------ Recorded information ------
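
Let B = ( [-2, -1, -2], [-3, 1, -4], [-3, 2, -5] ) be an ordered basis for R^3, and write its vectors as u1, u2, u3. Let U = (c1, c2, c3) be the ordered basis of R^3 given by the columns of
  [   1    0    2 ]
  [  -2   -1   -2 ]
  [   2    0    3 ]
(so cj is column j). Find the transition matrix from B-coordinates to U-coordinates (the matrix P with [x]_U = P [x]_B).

[[2, 1, -1], [1, 1, 2], [-2, -2, -1]]

Column j of P is [uj]_U, since P maps B-coordinates to U-coordinates.
Expressing u1 in U: u1 = 2c1 + c2 - 2c3, so column 1 of P is [2, 1, -2].
Doing the same for each uj gives P = [[2, 1, -1], [1, 1, 2], [-2, -2, -1]].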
------
**Problem description**
The records above must be written out again exactly.

**Written answer**
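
Let B = ( [-2, -1, -2], [-3, 1, -4], [-3, 2, -5] ) be an ordered basis for R^3, and write its vectors as u1, u2, u3. Let U = (c1, c2, c3) be the ordered basis of R^3 given by the columns of
  [   1    0    2 ]
  [  -2   -1   -2 ]
  [   2    0    3 ]
(so cj is column j). Find the transition matrix from B-coordinates to U-coordinates (the matrix P with [x]_U = P [x]_B).

[[2, 1, -1], [1, 1, 2], [-2, -2, -1]]

Column j of P is [uj]_U, since P maps B-coordinates to U-coordinates.
Expressing u1 in U: u1 = 2c1 + c2 - 2c3, so column 1 of P is [2, 1, -2].
Doing the same for each uj gives P = [[2, 1, -1], [1, 1, 2], [-2, -2, -1]].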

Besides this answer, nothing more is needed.